Directions
Print, exactly as written, the line containing "A centrifuge is running the genomic" and every line after it, ending with the final line of the data below.

Exercise materials
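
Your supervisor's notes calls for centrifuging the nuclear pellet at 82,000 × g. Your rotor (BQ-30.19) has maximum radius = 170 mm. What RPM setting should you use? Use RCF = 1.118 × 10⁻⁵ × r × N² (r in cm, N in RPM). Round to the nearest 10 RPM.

r = 170 mm = 17.0 cm
82,000 = 1.118 × 10⁻⁵ × 17 × N²
N² = 82,000 / (19.006 × 10⁻⁵) = 431,442,702
N ≈ √431,442,702 ≈ 20,771.2

20770 RPM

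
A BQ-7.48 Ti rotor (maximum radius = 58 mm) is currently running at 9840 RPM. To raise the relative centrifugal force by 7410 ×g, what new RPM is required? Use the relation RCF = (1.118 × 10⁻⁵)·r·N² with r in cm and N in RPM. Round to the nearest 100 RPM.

N₂ ≈ 14500 RPM

r = 58 mm = 5.8 cm
Current RCF = 1.118 × 10⁻⁵ × 5.8 × (9840)² = 1.118 × 10⁻⁵ × 5.8 × 96,825,600 ≈ 6,278.6 × g
Target RCF = 6,278.6 + 7,410 = 13,688.6 × g
N² = 13,688.6 / (6.4844 × 10⁻⁵) = 211,100,487
N ≈ √211,100,487 ≈ 14,529.3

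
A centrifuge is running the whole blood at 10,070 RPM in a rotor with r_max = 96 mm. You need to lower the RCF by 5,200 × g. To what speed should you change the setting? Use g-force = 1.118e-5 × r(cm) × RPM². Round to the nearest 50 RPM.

r = 96 mm = 9.6 cm
Current RCF = 1.118 × 10⁻⁵ × 9.6 × (10070)² = 1.118 × 10⁻⁵ × 9.6 × 101,404,900 ≈ 10,883.6 × g
Target RCF = 10,883.6 − 5,200 = 5,683.6 × g
N² = 5,683.6 / (10.7328 × 10⁻⁵) = 52,955,426
N ≈ √52,955,426 ≈ 7,277.0

≈ 7300 RPM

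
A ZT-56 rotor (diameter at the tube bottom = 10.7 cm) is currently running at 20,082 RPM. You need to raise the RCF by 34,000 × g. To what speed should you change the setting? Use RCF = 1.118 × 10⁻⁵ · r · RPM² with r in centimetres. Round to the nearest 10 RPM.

N₂ ≈ 31170 RPM

r = 10.7 / 2 = 5.35 cm
Current RCF = 1.118 × 10⁻⁵ × 5.35 × (20082)² = 1.118 × 10⁻⁵ × 5.35 × 403,286,724 ≈ 24,121.8 × g
Target RCF = 24,121.8 + 34,000 = 58,121.8 × g
N² = 58,121.8 / (5.9813 × 10⁻⁵) = 971,725,210
N ≈ √971,725,210 ≈ 31,172.5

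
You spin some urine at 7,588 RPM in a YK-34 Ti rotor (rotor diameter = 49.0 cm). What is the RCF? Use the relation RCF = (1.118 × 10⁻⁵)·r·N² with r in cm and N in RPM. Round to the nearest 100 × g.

r = 49.0 / 2 = 24.5 cm
RCF = 1.118 × 10⁻⁵ × 24.5 × (7588)² = 1.118 × 10⁻⁵ × 24.5 × 57,577,744 ≈ 15,771.1 × g

RCF ≈ 15800 × g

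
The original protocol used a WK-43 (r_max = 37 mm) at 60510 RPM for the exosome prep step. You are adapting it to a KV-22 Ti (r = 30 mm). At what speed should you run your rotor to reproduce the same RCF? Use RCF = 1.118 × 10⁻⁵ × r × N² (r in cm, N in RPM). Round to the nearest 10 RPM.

≈ 67200 RPM

Original rotor: r = 37 mm = 3.7 cm
RCF = 1.118 × 10⁻⁵ × r × N²
RCF_original = 1.118 × 10⁻⁵ × 3.7 × (60510)² = 1.118 × 10⁻⁵ × 3.7 × 3,661,460,100 ≈ 151,460 × g
Your rotor: r = 30 mm = 3.0 cm
151,460 = 1.118 × 10⁻⁵ × 3 × N²
N² = 151,460 / (3.354 × 10⁻⁵) = 4,515,802,027
N ≈ √4,515,802,027 ≈ 67,199.7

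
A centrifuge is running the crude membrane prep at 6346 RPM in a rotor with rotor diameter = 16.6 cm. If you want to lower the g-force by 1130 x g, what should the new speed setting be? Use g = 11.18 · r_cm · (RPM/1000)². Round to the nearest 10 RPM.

N₂ ≈ 5300 RPM

r = 16.6 / 2 = 8.3 cm
Current RCF = 11.18 × 8.3 × (6.346)² = 11.18 × 8.3 × 40.271716 ≈ 3,737 × g
Target RCF = 3,737 − 1,130 = 2,607 × g
(N/1000)² = 2,607 / 92.794 = 28.09449
N = 1000 × √28.09449 ≈ 5,300.4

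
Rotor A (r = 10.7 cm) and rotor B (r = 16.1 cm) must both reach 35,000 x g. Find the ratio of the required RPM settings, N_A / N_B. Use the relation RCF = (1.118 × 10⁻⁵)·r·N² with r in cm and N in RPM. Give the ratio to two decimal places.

1.23

At fixed RCF, N ∝ 1/√r, so N_A/N_B = √(r_B/r_A) = √(16.1/10.7) = √1.504673 = 1.2267.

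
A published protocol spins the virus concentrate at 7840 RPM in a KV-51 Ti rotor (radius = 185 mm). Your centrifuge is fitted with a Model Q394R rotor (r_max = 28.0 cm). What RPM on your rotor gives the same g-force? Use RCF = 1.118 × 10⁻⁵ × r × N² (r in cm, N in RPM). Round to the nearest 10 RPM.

6370 RPM

Original rotor: r = 185 mm = 18.5 cm
RCF = 1.118 × 10⁻⁵ × r × N²
RCF_original = 1.118 × 10⁻⁵ × 18.5 × (7840)² = 1.118 × 10⁻⁵ × 18.5 × 61,465,600 ≈ 12,712.9 × g
12,712.9 = 1.118 × 10⁻⁵ × 28 × N²
N² = 12,712.9 / (31.304 × 10⁻⁵) = 40,611,104
N ≈ √40,611,104 ≈ 6,372.7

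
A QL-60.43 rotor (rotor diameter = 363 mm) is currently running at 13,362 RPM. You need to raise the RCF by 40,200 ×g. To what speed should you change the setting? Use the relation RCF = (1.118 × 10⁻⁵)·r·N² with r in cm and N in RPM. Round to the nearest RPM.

N₂ ≈ 19408 RPM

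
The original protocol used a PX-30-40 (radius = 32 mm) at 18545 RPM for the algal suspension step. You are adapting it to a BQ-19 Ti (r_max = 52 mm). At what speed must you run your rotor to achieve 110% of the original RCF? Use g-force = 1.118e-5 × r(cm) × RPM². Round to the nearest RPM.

≈ 15258 RPM

Original rotor: r = 32 mm = 3.2 cm
RCF_original = 1.118 × 10⁻⁵ × 3.2 × (18545)² = 1.118 × 10⁻⁵ × 3.2 × 343,917,025 ≈ 12,304 × g
Target RCF = 1.1 × 12,304 ≈ 13,534.4 × g
Your rotor: r = 52 mm = 5.2 cm
13,534.4 = 1.118 × 10⁻⁵ × 5.2 × N²
N² = 13,534.4 / (5.8136 × 10⁻⁵) = 232,805,835
N ≈ √232,805,835 ≈ 15,258.0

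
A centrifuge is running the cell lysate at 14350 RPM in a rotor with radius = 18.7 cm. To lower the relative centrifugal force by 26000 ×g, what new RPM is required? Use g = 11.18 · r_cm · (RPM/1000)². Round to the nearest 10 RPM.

9030 RPM

Current RCF = 11.18 × 18.7 × (14.35)² = 11.18 × 18.7 × 205.9225 ≈ 43,051.4 × g
Target RCF = 43,051.4 − 26,000 = 17,051.4 × g
(N/1000)² = 17,051.4 / 209.066 = 81.55989
N = 1000 × √81.55989 ≈ 9,031.1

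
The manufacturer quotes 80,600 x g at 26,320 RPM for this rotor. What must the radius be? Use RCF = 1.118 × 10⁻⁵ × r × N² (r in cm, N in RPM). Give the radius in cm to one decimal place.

RCF = 1.118 × 10⁻⁵ × r × N²
80600 = 1.118 × 10⁻⁵ × r × (26320)²
r = 80600 / (1.118 × 10⁻⁵ × 692,742,400) = 80600 / 7744.86 ≈ 10.407 cm

10.4 cm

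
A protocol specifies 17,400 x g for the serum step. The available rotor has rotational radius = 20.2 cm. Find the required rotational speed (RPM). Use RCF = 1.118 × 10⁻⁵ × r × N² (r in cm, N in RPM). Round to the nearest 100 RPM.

17,400 = 1.118 × 10⁻⁵ × 20.2 × N²
N² = 17,400 / (22.5836 × 10⁻⁵) = 77,047,061
N ≈ √77,047,061 ≈ 8,777.6

N ≈ 8800 RPM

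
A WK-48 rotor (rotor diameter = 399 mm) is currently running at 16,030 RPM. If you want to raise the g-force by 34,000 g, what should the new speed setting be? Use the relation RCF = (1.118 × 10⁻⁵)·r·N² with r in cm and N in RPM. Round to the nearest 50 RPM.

20250 RPM

r = 399 mm / 2 = 199.5 mm = 19.95 cm
Current RCF = 1.118 × 10⁻⁵ × 19.95 × (16030)² = 1.118 × 10⁻⁵ × 19.95 × 256,960,900 ≈ 57,312.8 × g
Target RCF = 57,312.8 + 34,000 = 91,312.8 × g
N² = 91,312.8 / (22.3041 × 10⁻⁵) = 409,399,169
N ≈ √409,399,169 ≈ 20,233.6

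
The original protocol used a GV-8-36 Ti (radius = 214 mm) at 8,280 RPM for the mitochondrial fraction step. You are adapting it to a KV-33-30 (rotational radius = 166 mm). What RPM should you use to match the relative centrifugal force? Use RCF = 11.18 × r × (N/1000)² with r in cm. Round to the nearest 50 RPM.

Original rotor: r = 214 mm = 21.4 cm
RCF = 11.18 × r × (N/1000)²
RCF_original = 11.18 × 21.4 × (8.28)² = 11.18 × 21.4 × 68.5584 ≈ 16,402.7 × g
Your rotor: r = 166 mm = 16.6 cm
16,402.7 = 11.18 × 16.6 × (N/1000)²
(N/1000)² = 16,402.7 / 185.588 = 88.38233
N = 1000 × √88.38233 ≈ 9,401.2

9400 RPM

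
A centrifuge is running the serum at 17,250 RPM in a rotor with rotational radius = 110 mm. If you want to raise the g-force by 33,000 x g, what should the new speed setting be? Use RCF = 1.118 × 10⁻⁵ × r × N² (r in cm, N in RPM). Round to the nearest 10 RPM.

N₂ ≈ 23790 RPM

r = 110 mm = 11.0 cm
Current RCF = 1.118 × 10⁻⁵ × 11 × (17250)² = 1.118 × 10⁻⁵ × 11 × 297,562,500 ≈ 36,594.2 × g
Target RCF = 36,594.2 + 33,000 = 69,594.2 × g
N² = 69,594.2 / (12.298 × 10⁻⁵) = 565,898,520
N ≈ √565,898,520 ≈ 23,788.6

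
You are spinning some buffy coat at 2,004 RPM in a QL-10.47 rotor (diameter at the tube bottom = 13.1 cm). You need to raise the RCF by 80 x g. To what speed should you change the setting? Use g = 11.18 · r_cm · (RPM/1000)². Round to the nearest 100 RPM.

2300 RPM

r = 13.1 / 2 = 6.55 cm
Current RCF = 11.18 × 6.55 × (2.004)² = 11.18 × 6.55 × 4.016016 ≈ 294.1 × g
Target RCF = 294.1 + 80 = 374.1 × g
(N/1000)² = 374.1 / 73.229 = 5.108632
N = 1000 × √5.108632 ≈ 2,260.2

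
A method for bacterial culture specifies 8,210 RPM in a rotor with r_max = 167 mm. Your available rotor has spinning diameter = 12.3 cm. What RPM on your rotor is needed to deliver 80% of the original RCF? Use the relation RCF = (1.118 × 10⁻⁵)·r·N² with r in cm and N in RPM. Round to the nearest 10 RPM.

Original rotor: r = 167 mm = 16.7 cm
RCF_original = 1.118 × 10⁻⁵ × 16.7 × (8210)² = 1.118 × 10⁻⁵ × 16.7 × 67,404,100 ≈ 12,584.7 × g
Target RCF = 0.8 × 12,584.7 ≈ 10,067.8 × g
Your rotor: r = 12.3 / 2 = 6.15 cm
10,067.8 = 1.118 × 10⁻⁵ × 6.15 × N²
N² = 10,067.8 / (6.8757 × 10⁻⁵) = 146,425,818
N ≈ √146,425,818 ≈ 12,100.7

12100 RPM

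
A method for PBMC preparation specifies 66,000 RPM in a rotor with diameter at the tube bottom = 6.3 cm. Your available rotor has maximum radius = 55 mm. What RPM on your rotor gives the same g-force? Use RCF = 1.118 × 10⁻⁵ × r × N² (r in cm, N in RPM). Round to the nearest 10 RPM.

≈ 49950 RPM

Original rotor: r = 6.3 / 2 = 3.15 cm
RCF_original = 1.118 × 10⁻⁵ × 3.15 × (66000)² = 1.118 × 10⁻⁵ × 3.15 × 4,356,000,000 ≈ 153,405.3 × g
Your rotor: r = 55 mm = 5.5 cm
153,405.3 = 1.118 × 10⁻⁵ × 5.5 × N²
N² = 153,405.3 / (6.149 × 10⁻⁵) = 2,494,800,781
N ≈ √2,494,800,781 ≈ 49,948.0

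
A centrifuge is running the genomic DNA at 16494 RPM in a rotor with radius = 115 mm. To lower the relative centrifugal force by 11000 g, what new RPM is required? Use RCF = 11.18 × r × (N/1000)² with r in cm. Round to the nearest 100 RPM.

r = 115 mm = 11.5 cm
Current RCF = 11.18 × 11.5 × (16.494)² = 11.18 × 11.5 × 272.052036 ≈ 34,977.7 × g
Target RCF = 34,977.7 − 11,000 = 23,977.7 × g
(N/1000)² = 23,977.7 / 128.57 = 186.4953
N = 1000 × √186.4953 ≈ 13,656.3

≈ 13700 RPM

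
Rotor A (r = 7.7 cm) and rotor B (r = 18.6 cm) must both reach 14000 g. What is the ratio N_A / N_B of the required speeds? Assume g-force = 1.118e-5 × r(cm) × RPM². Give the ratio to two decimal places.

1.55

At fixed RCF, N ∝ 1/√r, so N_A/N_B = √(r_B/r_A) = √(18.6/7.7) = √2.415584 = 1.5542.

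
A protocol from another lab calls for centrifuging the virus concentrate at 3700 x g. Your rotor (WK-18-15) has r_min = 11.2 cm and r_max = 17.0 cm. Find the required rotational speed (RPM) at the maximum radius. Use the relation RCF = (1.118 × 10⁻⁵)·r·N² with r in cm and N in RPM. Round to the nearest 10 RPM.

N ≈ 4410 RPM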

Solution to this task
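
A centrifuge is running the genomic DNA at 16494 RPM in a rotor with radius = 115 mm. To lower the relative centrifugal force by 11000 g, what new RPM is required? Use RCF = 11.18 × r × (N/1000)² with r in cm. Round to the nearest 100 RPM.

r = 115 mm = 11.5 cm
Current RCF = 11.18 × 11.5 × (16.494)² = 11.18 × 11.5 × 272.052036 ≈ 34,977.7 × g
Target RCF = 34,977.7 − 11,000 = 23,977.7 × g
(N/1000)² = 23,977.7 / 128.57 = 186.4953
N = 1000 × √186.4953 ≈ 13,656.3

≈ 13700 RPM

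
Rotor A (r = 7.7 cm) and rotor B (r = 18.6 cm) must both reach 14000 g. What is the ratio N_A / N_B of the required speeds? Assume g-force = 1.118e-5 × r(cm) × RPM². Give the ratio to two decimal places.

1.55

At fixed RCF, N ∝ 1/√r, so N_A/N_B = √(r_B/r_A) = √(18.6/7.7) = √2.415584 = 1.5542.

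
A protocol from another lab calls for centrifuging the virus concentrate at 3700 x g. Your rotor (WK-18-15) has r_min = 11.2 cm and r_max = 17.0 cm. Find the required rotational speed (RPM) at the maximum radius. Use the relation RCF = (1.118 × 10⁻⁵)·r·N² with r in cm and N in RPM. Round to the nearest 10 RPM.

N ≈ 4410 RPM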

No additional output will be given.